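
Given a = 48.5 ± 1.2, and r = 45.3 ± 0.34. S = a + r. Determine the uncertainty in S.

1.25

For a sum/difference, combine absolute errors in quadrature:
  (δa)² = 1.44;  (δr)² = 0.116
δS = √(1.56) = 1.25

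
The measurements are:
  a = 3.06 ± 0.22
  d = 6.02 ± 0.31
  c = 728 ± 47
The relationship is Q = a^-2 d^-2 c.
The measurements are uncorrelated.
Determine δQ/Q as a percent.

18.8%

Q is a product of powers, so relative uncertainties combine in quadrature:
  (-2·δa/a)² = (-2×0.0719)² = 0.0207;  (-2·δd/d)² = (-2×0.0515)² = 0.0106;  (1·δc/c)² = (1×0.0646)² = 0.00417
δQ/Q = √(0.0355) = 0.188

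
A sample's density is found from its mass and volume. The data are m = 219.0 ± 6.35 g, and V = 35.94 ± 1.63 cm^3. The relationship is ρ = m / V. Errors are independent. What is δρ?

0.328 g/cm^3

Relative error in a monomial: (δρ/ρ)² = Σ (nᵢ · δxᵢ/xᵢ)².
  (1·δm/m)² = (1×0.0290)² = 0.000841;  (-1·δV/V)² = (-1×0.0454)² = 0.00206
δρ/ρ = √(0.00290) = 0.0538
ρ = 6.093 g/cm^3, so δρ = 0.0538 × 6.093 = 0.328 g/cm^3.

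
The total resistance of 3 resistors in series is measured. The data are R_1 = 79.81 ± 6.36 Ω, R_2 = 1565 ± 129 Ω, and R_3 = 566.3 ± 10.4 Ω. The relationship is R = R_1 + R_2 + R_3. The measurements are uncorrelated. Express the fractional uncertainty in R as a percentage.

For a sum/difference, combine absolute errors in quadrature:
  (δR_1)² = 40.4;  (δR_2)² = 16600;  (δR_3)² = 108
δR = √(16800) = 130 Ω
R = 2211 Ω, so δR/R = 130/2211 = 0.0586.

5.86%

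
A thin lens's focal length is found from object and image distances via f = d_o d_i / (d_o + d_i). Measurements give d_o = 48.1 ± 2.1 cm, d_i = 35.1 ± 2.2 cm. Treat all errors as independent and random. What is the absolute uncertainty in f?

0.825 cm

∂f/∂d_o = (d_i/(d_o+d_i))² = 0.178;  ∂f/∂d_i = (d_o/(d_o+d_i))² = 0.334
δf = √((∂f/∂d_o · δd_o)² + (∂f/∂d_i · δd_i)²) = √(0.140 + 0.541) = 0.825 cm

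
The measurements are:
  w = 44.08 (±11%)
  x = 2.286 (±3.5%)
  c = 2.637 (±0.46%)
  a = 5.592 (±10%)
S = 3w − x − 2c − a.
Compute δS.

14.6

Sums and differences: (δS)² = Σ (cᵢ δxᵢ)².
  (3·δw)² = 212;  (δx)² = 0.00640;  (2·δc)² = 0.000589;  (δa)² = 0.313
δS = √(212) = 14.6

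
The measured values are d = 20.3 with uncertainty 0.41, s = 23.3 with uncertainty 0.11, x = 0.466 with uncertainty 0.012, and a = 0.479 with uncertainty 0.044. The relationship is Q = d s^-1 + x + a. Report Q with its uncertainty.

1.82 ± 0.0491

Let p = d·s^-1 = 0.871. δp/p = √((1·δd/d)² + (-1·δs/s)²) = √(0.000408 + 2.23e-05) = 0.0207, so δp = 0.0181.
Q = p + x + a: δQ = √(δp² + δx² + δa²) = √(0.000327 + 0.000144 + 0.00194) = 0.0491
Q = 1.82.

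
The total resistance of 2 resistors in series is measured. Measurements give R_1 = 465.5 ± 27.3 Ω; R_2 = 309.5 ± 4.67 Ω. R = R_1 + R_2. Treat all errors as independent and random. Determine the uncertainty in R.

27.7 Ω

Absolute uncertainties add in quadrature for a linear combination:
  (δR_1)² = 745;  (δR_2)² = 21.8
δR = √(767) = 27.7 Ω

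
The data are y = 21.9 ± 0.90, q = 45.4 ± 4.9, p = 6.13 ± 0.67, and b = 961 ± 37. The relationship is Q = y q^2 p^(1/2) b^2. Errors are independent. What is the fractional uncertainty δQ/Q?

For a monomial Q ∝ y, q^2, p^(1/2), b^2, fractional errors add in quadrature:
  (1·δy/y)² = (1×0.0411)² = 0.00169;  (2·δq/q)² = (2×0.108)² = 0.0466;  (½·δp/p)² = (0.5×0.109)² = 0.00299;  (2·δb/b)² = (2×0.0385)² = 0.00593
δQ/Q = √(0.0572) = 0.239

0.239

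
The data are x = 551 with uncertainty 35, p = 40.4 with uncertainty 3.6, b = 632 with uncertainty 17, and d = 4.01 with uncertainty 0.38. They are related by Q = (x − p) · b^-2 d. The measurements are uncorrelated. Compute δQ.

0.000661

Let u = x − p = 511. δu = √(δx² + δp²) = √(1220 + 13.0) = 35.2, so δu/u = 0.0689.
Q is then a monomial in u, b, d:
δQ/Q = √((δu/u)² + (-2·δb/b)² + (1·δd/d)²) = √(0.00475 + 0.00289 + 0.00898) = 0.129
Q = 0.00513, so δQ = 0.129 × 0.00513 = 0.000661.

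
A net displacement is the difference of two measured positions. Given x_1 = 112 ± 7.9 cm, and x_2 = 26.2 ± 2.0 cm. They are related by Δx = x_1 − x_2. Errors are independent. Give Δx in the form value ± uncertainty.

85.8 ± 8.15 cm

Δx is a linear combination, so absolute uncertainties add in quadrature:
  (δx_1)² = 62.4;  (δx_2)² = 4.00
δΔx = √(66.4) = 8.15 cm
Δx = 85.8 cm.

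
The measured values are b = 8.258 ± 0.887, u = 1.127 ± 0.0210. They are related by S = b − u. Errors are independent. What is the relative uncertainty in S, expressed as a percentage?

Absolute uncertainties add in quadrature for a linear combination:
  (δb)² = 0.787;  (δu)² = 0.000441
δS = √(0.787) = 0.887
S = 7.131, so δS/S = 0.887/7.131 = 0.124.

12.4%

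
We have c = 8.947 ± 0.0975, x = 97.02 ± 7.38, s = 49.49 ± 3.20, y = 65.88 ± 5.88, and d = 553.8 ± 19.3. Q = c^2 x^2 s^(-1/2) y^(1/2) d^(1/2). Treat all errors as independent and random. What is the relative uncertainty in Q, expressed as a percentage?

Q is a product of powers, so relative uncertainties combine in quadrature:
  (2·δc/c)² = (2×0.0109)² = 0.000475;  (2·δx/x)² = (2×0.0761)² = 0.0231;  (−½·δs/s)² = (-0.5×0.0647)² = 0.00105;  (½·δy/y)² = (0.5×0.0893)² = 0.00199;  (½·δd/d)² = (0.5×0.0349)² = 0.000304
δQ/Q = √(0.0270) = 0.164

16.4%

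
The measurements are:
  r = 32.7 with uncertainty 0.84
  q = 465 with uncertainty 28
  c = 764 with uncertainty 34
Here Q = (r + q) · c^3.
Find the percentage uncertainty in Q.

14.5%

Let u = r + q = 498. δu = √(δr² + δq²) = √(0.706 + 784) = 28.0, so δu/u = 0.0563.
Q is then a monomial in u, c:
δQ/Q = √((δu/u)² + (3·δc/c)²) = √(0.00317 + 0.0178) = 0.145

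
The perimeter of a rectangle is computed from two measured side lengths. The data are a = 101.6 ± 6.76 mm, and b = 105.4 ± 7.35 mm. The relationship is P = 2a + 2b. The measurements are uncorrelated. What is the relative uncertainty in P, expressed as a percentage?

4.82%

Each term contributes (cᵢ δxᵢ)² to (δP)²:
  (2·δa)² = 183;  (2·δb)² = 216
δP = √(399) = 20.0 mm
P = 414.0 mm, so δP/P = 20.0/414.0 = 0.0482.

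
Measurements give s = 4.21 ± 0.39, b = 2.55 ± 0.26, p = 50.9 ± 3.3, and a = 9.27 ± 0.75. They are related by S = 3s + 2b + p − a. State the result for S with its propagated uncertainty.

Sums and differences: (δS)² = Σ (cᵢ δxᵢ)².
  (3·δs)² = 1.37;  (2·δb)² = 0.270;  (δp)² = 10.9;  (δa)² = 0.562
δS = √(13.1) = 3.62
S = 59.4.

59.4 ± 3.62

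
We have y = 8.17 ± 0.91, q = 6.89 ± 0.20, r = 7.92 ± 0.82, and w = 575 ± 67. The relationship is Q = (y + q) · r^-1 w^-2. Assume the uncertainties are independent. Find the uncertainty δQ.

1.51e-06

Let u = y + q = 15.1. δu = √(δy² + δq²) = √(0.828 + 0.0400) = 0.932, so δu/u = 0.0619.
Q is then a monomial in u, r, w:
δQ/Q = √((δu/u)² + (-1·δr/r)² + (-2·δw/w)²) = √(0.00383 + 0.0107 + 0.0543) = 0.262
Q = 5.75e-06, so δQ = 0.262 × 5.75e-06 = 1.51e-06.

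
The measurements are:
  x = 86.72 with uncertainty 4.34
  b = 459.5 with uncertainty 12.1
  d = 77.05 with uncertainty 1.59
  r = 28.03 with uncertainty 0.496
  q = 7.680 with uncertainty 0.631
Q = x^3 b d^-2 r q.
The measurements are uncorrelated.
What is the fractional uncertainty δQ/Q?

0.179

Each factor contributes (exponent × relative error)² to (δQ/Q)²:
  (3·δx/x)² = (3×0.0500)² = 0.0225;  (1·δb/b)² = (1×0.0263)² = 0.000693;  (-2·δd/d)² = (-2×0.0206)² = 0.00170;  (1·δr/r)² = (1×0.0177)² = 0.000313;  (1·δq/q)² = (1×0.0822)² = 0.00675
δQ/Q = √(0.0320) = 0.179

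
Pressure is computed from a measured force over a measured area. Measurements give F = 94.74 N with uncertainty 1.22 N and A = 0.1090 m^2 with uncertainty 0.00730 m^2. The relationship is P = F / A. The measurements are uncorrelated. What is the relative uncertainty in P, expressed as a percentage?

6.82%

For a monomial P ∝ F, A^-1, fractional errors add in quadrature:
  (1·δF/F)² = (1×0.0129)² = 0.000166;  (-1·δA/A)² = (-1×0.0670)² = 0.00449
δP/P = √(0.00465) = 0.0682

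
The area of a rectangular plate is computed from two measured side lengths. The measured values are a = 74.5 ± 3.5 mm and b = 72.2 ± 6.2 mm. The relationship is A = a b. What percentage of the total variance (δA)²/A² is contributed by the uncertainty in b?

77.0%

(δA/A)² = (1·δa/a)² + (1·δb/b)²
  a term: (1×0.0470)² = 0.00221
  b term: (1×0.0859)² = 0.00737
Total = 0.00958. Share from b = 0.00737/0.00958 = 0.770.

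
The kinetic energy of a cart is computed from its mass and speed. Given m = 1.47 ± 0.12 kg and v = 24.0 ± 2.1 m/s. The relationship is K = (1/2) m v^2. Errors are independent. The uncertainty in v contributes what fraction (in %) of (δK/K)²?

(δK/K)² = (1·δm/m)² + (2·δv/v)²
  m term: (1×0.0816)² = 0.00666
  v term: (2×0.0875)² = 0.0306
Total = 0.0373. Share from v = 0.0306/0.0373 = 0.821.

82.1%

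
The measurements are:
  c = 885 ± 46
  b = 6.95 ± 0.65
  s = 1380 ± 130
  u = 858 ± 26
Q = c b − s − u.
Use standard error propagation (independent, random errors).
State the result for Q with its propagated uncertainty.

3910 ± 671

Let p = c·b = 6150. δp/p = √((1·δc/c)² + (1·δb/b)²) = √(0.00270 + 0.00875) = 0.107, so δp = 658.
Q = p − s − u: δQ = √(δp² + δs² + δu²) = √(4.33e+05 + 16900 + 676) = 671
Q = 3910.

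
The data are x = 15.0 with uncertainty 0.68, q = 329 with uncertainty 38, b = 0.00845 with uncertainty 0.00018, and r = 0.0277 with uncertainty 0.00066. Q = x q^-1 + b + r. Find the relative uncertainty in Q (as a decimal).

0.0697

Let p = x·q^-1 = 0.0456. δp/p = √((1·δx/x)² + (-1·δq/q)²) = √(0.00206 + 0.0133) = 0.124, so δp = 0.00566.
Q = p + b + r: δQ = √(δp² + δb² + δr²) = √(3.2e-05 + 3.24e-08 + 4.36e-07) = 0.00570
Q = 0.0817, so δQ/Q = 0.00570/0.0817 = 0.0697.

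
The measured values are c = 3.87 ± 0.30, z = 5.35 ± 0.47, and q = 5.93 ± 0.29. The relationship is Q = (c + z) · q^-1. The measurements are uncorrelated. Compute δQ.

0.121

Let u = c + z = 9.22. δu = √(δc² + δz²) = √(0.0900 + 0.221) = 0.558, so δu/u = 0.0605.
Q is then a monomial in u, q:
δQ/Q = √((δu/u)² + (-1·δq/q)²) = √(0.00366 + 0.00239) = 0.0778
Q = 1.55, so δQ = 0.0778 × 1.55 = 0.121.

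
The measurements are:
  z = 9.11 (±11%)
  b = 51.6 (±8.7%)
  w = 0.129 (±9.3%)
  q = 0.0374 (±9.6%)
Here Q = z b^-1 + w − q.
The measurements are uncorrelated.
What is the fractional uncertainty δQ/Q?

0.103

Let p = z·b^-1 = 0.177. δp/p = √((1·δz/z)² + (-1·δb/b)²) = √(0.0121 + 0.00757) = 0.140, so δp = 0.0248.
Q = p + w − q: δQ = √(δp² + δw² + δq²) = √(0.000613 + 0.000144 + 1.29e-05) = 0.0277
Q = 0.268, so δQ/Q = 0.0277/0.268 = 0.103.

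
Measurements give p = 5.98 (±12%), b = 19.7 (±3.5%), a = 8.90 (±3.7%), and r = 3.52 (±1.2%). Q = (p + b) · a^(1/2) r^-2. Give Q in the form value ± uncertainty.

6.18 ± 0.304

Let u = p + b = 25.7. δu = √(δp² + δb²) = √(0.515 + 0.475) = 0.995, so δu/u = 0.0388.
Q is then a monomial in u, a, r:
δQ/Q = √((δu/u)² + (½·δa/a)² + (-2·δr/r)²) = √(0.00150 + 0.000342 + 0.000576) = 0.0492
Q = 6.18, so δQ = 0.0492 × 6.18 = 0.304.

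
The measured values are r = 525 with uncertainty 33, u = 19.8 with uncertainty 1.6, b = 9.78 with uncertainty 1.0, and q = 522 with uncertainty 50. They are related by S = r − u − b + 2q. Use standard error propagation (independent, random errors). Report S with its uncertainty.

S is a linear combination, so absolute uncertainties add in quadrature:
  (δr)² = 1090;  (δu)² = 2.56;  (δb)² = 1.00;  (2·δq)² = 10000
δS = √(11100) = 105
S = 1540.

1540 ± 105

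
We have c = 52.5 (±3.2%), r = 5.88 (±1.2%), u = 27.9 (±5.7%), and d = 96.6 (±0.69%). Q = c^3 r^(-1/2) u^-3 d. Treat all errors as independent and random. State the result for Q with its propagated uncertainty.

For a monomial Q ∝ c^3, r^(-1/2), u^-3, d, fractional errors add in quadrature:
  (3·δc/c)² = (3×0.0320)² = 0.00922;  (−½·δr/r)² = (-0.5×0.0120)² = 3.6e-05;  (-3·δu/u)² = (-3×0.0570)² = 0.0292;  (1·δd/d)² = (1×0.00690)² = 4.76e-05
δQ/Q = √(0.0385) = 0.196
Q = 265, so δQ = 0.196 × 265 = 52.1.

265 ± 52.1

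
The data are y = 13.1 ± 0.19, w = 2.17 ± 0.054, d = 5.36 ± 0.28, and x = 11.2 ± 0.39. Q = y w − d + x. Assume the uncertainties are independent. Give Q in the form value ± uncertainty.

Let p = y·w = 28.4. δp/p = √((1·δy/y)² + (1·δw/w)²) = √(0.000210 + 0.000619) = 0.0288, so δp = 0.819.
Q = p − d + x: δQ = √(δp² + δd² + δx²) = √(0.670 + 0.0784 + 0.152) = 0.949
Q = 34.3.

34.3 ± 0.949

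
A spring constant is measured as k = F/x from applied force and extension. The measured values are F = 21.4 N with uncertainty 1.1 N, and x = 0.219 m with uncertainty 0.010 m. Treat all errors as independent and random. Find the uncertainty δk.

k is a product of powers, so relative uncertainties combine in quadrature:
  (1·δF/F)² = (1×0.0514)² = 0.00264;  (-1·δx/x)² = (-1×0.0457)² = 0.00209
δk/k = √(0.00473) = 0.0688
k = 97.7 N/m, so δk = 0.0688 × 97.7 = 6.72 N/m.

6.72 N/m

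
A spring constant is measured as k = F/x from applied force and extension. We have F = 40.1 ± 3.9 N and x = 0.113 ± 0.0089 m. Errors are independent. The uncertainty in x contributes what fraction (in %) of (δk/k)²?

(δk/k)² = (1·δF/F)² + (-1·δx/x)²
  F term: (1×0.0973)² = 0.00946
  x term: (-1×0.0788)² = 0.00620
Total = 0.0157. Share from x = 0.00620/0.0157 = 0.396.

39.6%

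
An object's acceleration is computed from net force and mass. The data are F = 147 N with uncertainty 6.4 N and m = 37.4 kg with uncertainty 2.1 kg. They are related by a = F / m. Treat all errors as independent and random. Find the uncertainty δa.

0.279 m/s^2

Each factor contributes (exponent × relative error)² to (δa/a)²:
  (1·δF/F)² = (1×0.0435)² = 0.00190;  (-1·δm/m)² = (-1×0.0561)² = 0.00315
δa/a = √(0.00505) = 0.0711
a = 3.93 m/s^2, so δa = 0.0711 × 3.93 = 0.279 m/s^2.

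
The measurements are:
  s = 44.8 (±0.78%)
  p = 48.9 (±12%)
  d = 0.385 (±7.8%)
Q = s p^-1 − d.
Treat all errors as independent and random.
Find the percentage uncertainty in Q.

Let w = s·p^-1 = 0.916. δw/w = √((1·δs/s)² + (-1·δp/p)²) = √(6.08e-05 + 0.0144) = 0.120, so δw = 0.110.
Q = w − d: δQ = √(δw² + δd²) = √(0.0121 + 0.000902) = 0.114
Q = 0.531, so δQ/Q = 0.114/0.531 = 0.215.

21.5%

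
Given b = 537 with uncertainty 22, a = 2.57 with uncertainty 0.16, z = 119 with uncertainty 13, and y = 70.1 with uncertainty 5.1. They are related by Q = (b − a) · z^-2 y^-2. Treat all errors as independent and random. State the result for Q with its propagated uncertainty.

(7.68 ± 2.04) × 10^-6

Let u = b − a = 534. δu = √(δb² + δa²) = √(484 + 0.0256) = 22.0, so δu/u = 0.0412.
Q is then a monomial in u, z, y:
δQ/Q = √((δu/u)² + (-2·δz/z)² + (-2·δy/y)²) = √(0.00169 + 0.0477 + 0.0212) = 0.266
Q = 7.68e-06, so δQ = 0.266 × 7.68e-06 = 2.04e-06.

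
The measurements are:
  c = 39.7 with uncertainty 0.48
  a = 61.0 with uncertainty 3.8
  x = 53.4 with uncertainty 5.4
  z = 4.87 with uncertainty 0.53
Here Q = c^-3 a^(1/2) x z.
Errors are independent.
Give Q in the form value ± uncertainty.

0.0325 ± 0.00507

Relative error in a monomial: (δQ/Q)² = Σ (nᵢ · δxᵢ/xᵢ)².
  (-3·δc/c)² = (-3×0.0121)² = 0.00132;  (½·δa/a)² = (0.5×0.0623)² = 0.000970;  (1·δx/x)² = (1×0.101)² = 0.0102;  (1·δz/z)² = (1×0.109)² = 0.0118
δQ/Q = √(0.0244) = 0.156
Q = 0.0325, so δQ = 0.156 × 0.0325 = 0.00507.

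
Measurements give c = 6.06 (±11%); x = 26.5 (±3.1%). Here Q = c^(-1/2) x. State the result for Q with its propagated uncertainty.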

• _PROBLEM STATEMENT_:
The number of lines in the data holding the string "Here" is the whole answer.

• _SOLUTION FOR THIS PROBLEM_:
4